[[ THE DATA open ]]

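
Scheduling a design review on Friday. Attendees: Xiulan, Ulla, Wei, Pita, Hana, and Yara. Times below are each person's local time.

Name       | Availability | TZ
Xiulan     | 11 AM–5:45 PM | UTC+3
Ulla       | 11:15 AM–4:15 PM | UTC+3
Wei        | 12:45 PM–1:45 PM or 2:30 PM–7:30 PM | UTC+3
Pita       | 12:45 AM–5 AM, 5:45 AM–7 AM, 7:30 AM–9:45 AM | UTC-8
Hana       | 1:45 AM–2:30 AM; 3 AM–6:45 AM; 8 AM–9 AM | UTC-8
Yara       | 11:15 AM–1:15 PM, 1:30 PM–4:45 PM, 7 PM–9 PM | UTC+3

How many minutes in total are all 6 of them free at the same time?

Xiulan in UTC: 08:00-14:45 (subtract 3h to convert from UTC+3).
Ulla in UTC: 08:15-13:15 (subtract 3h to convert from UTC+3).
Wei in UTC: 09:45-10:45, 11:30-16:30 (subtract 3h to convert from UTC+3).
Pita in UTC: 08:45-13:00, 13:45-15:00, 15:30-17:45 (add 8h to convert from UTC-8).
Hana in UTC: 09:45-10:30, 11:00-14:45, 16:00-17:00 (add 8h to convert from UTC-8).
Yara in UTC: 08:15-10:15, 10:30-13:45, 16:00-18:00 (subtract 3h to convert from UTC+3).
Xiulan ∩ Ulla: 08:15-13:15.
Xiulan ∩ Ulla ∩ Wei: 09:45-10:45, 11:30-13:15.
Xiulan ∩ Ulla ∩ Wei ∩ Pita: 09:45-10:45, 11:30-13:00.
Xiulan ∩ Ulla ∩ Wei ∩ Pita ∩ Hana: 09:45-10:30, 11:30-13:00.
Xiulan ∩ Ulla ∩ Wei ∩ Pita ∩ Hana ∩ Yara: 09:45-10:15, 11:30-13:00.
Summing the common windows: 30 + 90 = 120 minutes.

120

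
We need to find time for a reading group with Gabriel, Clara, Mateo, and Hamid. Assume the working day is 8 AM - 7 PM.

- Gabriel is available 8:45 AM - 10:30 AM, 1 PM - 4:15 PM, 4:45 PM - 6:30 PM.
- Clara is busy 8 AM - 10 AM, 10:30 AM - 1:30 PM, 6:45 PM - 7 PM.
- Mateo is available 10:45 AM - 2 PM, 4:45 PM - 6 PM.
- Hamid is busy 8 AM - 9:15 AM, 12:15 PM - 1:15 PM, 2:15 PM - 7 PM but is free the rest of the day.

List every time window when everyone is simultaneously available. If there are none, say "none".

Gabriel free: 08:45-10:30, 13:00-16:15, 16:45-18:30.
Clara free: 10:00-10:30, 13:30-18:45 (invert busy blocks within the working day).
Mateo free: 10:45-14:00, 16:45-18:00.
Hamid free: 09:15-12:15, 13:15-14:15 (invert busy blocks within the working day).
Gabriel ∩ Clara: 10:00-10:30, 13:30-16:15, 16:45-18:30.
Gabriel ∩ Clara ∩ Mateo: 13:30-14:00, 16:45-18:00.
Gabriel ∩ Clara ∩ Mateo ∩ Hamid: 13:30-14:00.

13:30-14:00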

[[ THE DATA closed ]]

* _WORK REQUEST_:
Write the records out again so that each one matches the original exactly.

* _SOLVED EXERCISE_:
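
Scheduling a design review on Friday. Attendees: Xiulan, Ulla, Wei, Pita, Hana, and Yara. Times below are each person's local time.

Name       | Availability | TZ
Xiulan     | 11 AM–5:45 PM | UTC+3
Ulla       | 11:15 AM–4:15 PM | UTC+3
Wei        | 12:45 PM–1:45 PM or 2:30 PM–7:30 PM | UTC+3
Pita       | 12:45 AM–5 AM, 5:45 AM–7 AM, 7:30 AM–9:45 AM | UTC-8
Hana       | 1:45 AM–2:30 AM; 3 AM–6:45 AM; 8 AM–9 AM | UTC-8
Yara       | 11:15 AM–1:15 PM, 1:30 PM–4:45 PM, 7 PM–9 PM | UTC+3

How many minutes in total are all 6 of them free at the same time?

Xiulan in UTC: 08:00-14:45 (subtract 3h to convert from UTC+3).
Ulla in UTC: 08:15-13:15 (subtract 3h to convert from UTC+3).
Wei in UTC: 09:45-10:45, 11:30-16:30 (subtract 3h to convert from UTC+3).
Pita in UTC: 08:45-13:00, 13:45-15:00, 15:30-17:45 (add 8h to convert from UTC-8).
Hana in UTC: 09:45-10:30, 11:00-14:45, 16:00-17:00 (add 8h to convert from UTC-8).
Yara in UTC: 08:15-10:15, 10:30-13:45, 16:00-18:00 (subtract 3h to convert from UTC+3).
Xiulan ∩ Ulla: 08:15-13:15.
Xiulan ∩ Ulla ∩ Wei: 09:45-10:45, 11:30-13:15.
Xiulan ∩ Ulla ∩ Wei ∩ Pita: 09:45-10:45, 11:30-13:00.
Xiulan ∩ Ulla ∩ Wei ∩ Pita ∩ Hana: 09:45-10:30, 11:30-13:00.
Xiulan ∩ Ulla ∩ Wei ∩ Pita ∩ Hana ∩ Yara: 09:45-10:15, 11:30-13:00.
Summing the common windows: 30 + 90 = 120 minutes.

120

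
We need to find time for a reading group with Gabriel, Clara, Mateo, and Hamid. Assume the working day is 8 AM - 7 PM.

- Gabriel is available 8:45 AM - 10:30 AM, 1 PM - 4:15 PM, 4:45 PM - 6:30 PM.
- Clara is busy 8 AM - 10 AM, 10:30 AM - 1:30 PM, 6:45 PM - 7 PM.
- Mateo is available 10:45 AM - 2 PM, 4:45 PM - 6 PM.
- Hamid is busy 8 AM - 9:15 AM, 12:15 PM - 1:15 PM, 2:15 PM - 7 PM but is free the rest of the day.

List every time window when everyone is simultaneously available. If there are none, say "none".

Gabriel free: 08:45-10:30, 13:00-16:15, 16:45-18:30.
Clara free: 10:00-10:30, 13:30-18:45 (invert busy blocks within the working day).
Mateo free: 10:45-14:00, 16:45-18:00.
Hamid free: 09:15-12:15, 13:15-14:15 (invert busy blocks within the working day).
Gabriel ∩ Clara: 10:00-10:30, 13:30-16:15, 16:45-18:30.
Gabriel ∩ Clara ∩ Mateo: 13:30-14:00, 16:45-18:00.
Gabriel ∩ Clara ∩ Mateo ∩ Hamid: 13:30-14:00.

13:30-14:00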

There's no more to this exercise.